--- START ---

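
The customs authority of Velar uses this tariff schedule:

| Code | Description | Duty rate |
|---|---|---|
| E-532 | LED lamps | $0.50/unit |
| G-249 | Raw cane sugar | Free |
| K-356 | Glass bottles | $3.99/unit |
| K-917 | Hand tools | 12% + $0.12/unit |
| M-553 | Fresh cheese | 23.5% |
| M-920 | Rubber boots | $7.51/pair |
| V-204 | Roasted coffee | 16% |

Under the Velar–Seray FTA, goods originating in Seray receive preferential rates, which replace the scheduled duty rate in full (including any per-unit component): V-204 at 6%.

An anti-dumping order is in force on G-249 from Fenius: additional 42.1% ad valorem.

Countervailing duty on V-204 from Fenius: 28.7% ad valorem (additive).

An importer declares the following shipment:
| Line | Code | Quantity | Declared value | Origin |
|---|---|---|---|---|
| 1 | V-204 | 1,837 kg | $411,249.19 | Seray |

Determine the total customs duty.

Line 1 (V-204, Seray, 1,837 kg, $411,249.19):
Base rate for V-204 is 16%.
Origin Seray qualifies under the Velar–Seray agreement and V-204 is covered: preferential rate 6% applies instead.
The additional-duty order on V-204 targets Fenius, not Seray; it does not apply.
Duty = $411,249.19 × 6% = $24,674.95.

$24,674.95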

--- END ---

What you should do
Lines from the one containing "Countervailing duty on" through the last line of the listing are to be restated word for word; no other line may appear.

Result of this task
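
Countervailing duty on V-204 from Fenius: 28.7% ad valorem (additive).

An importer declares the following shipment:
| Line | Code | Quantity | Declared value | Origin |
|---|---|---|---|---|
| 1 | V-204 | 1,837 kg | $411,249.19 | Seray |

Determine the total customs duty.

Line 1 (V-204, Seray, 1,837 kg, $411,249.19):
Base rate for V-204 is 16%.
Origin Seray qualifies under the Velar–Seray agreement and V-204 is covered: preferential rate 6% applies instead.
The additional-duty order on V-204 targets Fenius, not Seray; it does not apply.
Duty = $411,249.19 × 6% = $24,674.95.

$24,674.95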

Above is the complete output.